[What to produce] What is needed is a faithful copy of all the records.

(Recorded data)
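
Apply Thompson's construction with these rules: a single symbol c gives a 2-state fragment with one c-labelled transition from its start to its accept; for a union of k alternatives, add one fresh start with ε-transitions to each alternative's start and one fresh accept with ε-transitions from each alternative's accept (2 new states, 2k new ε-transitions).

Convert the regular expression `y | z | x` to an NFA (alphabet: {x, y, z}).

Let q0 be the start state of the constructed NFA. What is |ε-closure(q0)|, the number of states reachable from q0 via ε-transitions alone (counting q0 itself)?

Let C(F) = |ε-closure(F.start)| within fragment F, and note whether F accepts ε. Symbol fragments have C = 1 and do not accept ε. Then:
  y | z | x — |closure| = 1 + 1 + 1 + 1 = 4 (the new accept is not ε-reachable since no branch accepts ε)

4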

[Expected output]
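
Apply Thompson's construction with these rules: a single symbol c gives a 2-state fragment with one c-labelled transition from its start to its accept; for a union of k alternatives, add one fresh start with ε-transitions to each alternative's start and one fresh accept with ε-transitions from each alternative's accept (2 new states, 2k new ε-transitions).

Convert the regular expression `y | z | x` to an NFA (alphabet: {x, y, z}).

Let q0 be the start state of the constructed NFA. What is |ε-closure(q0)|, the number of states reachable from q0 via ε-transitions alone (counting q0 itself)?

Let C(F) = |ε-closure(F.start)| within fragment F, and note whether F accepts ε. Symbol fragments have C = 1 and do not accept ε. Then:
  y | z | x — |closure| = 1 + 1 + 1 + 1 = 4 (the new accept is not ε-reachable since no branch accepts ε)

4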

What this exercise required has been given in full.